_WHAT THE TASK REQUIRES_
Gather every line in the records below that contains the word "Answer".
:: THE INPUT ::
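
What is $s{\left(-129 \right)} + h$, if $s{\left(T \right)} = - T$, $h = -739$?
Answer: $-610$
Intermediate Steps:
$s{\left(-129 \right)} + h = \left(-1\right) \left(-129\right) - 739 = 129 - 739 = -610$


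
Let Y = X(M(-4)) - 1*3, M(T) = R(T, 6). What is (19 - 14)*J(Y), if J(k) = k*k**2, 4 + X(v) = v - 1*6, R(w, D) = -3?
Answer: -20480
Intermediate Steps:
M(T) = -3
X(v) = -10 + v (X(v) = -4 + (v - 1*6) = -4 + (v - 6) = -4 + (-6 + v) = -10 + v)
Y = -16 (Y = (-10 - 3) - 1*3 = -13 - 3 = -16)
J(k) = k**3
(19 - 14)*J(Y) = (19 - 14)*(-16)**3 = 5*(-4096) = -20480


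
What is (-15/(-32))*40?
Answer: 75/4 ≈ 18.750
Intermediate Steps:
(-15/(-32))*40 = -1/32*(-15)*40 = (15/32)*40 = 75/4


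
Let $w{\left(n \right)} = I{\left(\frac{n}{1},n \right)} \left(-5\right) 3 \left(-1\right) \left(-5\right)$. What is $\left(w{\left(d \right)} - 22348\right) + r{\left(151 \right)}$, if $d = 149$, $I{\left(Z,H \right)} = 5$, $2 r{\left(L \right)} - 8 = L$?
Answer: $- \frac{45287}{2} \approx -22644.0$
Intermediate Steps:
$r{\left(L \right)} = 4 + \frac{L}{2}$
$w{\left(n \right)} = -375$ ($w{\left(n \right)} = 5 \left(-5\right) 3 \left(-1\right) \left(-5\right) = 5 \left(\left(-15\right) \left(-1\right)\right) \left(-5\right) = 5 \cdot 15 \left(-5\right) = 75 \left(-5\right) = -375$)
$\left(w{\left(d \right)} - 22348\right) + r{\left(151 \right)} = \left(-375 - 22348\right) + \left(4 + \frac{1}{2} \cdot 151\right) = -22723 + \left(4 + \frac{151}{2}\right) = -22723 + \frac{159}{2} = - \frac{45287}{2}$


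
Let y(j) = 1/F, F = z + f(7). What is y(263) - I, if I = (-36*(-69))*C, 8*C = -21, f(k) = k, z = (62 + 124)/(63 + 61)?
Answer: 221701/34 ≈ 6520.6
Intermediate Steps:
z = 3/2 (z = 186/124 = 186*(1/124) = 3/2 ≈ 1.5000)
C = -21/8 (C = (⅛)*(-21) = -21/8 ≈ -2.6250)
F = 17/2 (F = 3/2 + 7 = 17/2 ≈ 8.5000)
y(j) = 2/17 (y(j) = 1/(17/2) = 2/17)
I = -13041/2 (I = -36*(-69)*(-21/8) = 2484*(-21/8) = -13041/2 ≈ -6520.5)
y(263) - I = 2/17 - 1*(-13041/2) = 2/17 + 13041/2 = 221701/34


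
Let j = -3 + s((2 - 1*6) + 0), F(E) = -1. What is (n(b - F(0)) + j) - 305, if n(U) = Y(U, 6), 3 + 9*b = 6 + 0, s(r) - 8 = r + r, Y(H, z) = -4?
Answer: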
:::
_SOLUTION FOR THIS EXERCISE_
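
Answer: $-610$
Answer: -20480
Answer: 75/4 ≈ 18.750
Answer: $- \frac{45287}{2} \approx -22644.0$
Answer: 221701/34 ≈ 6520.6
Answer: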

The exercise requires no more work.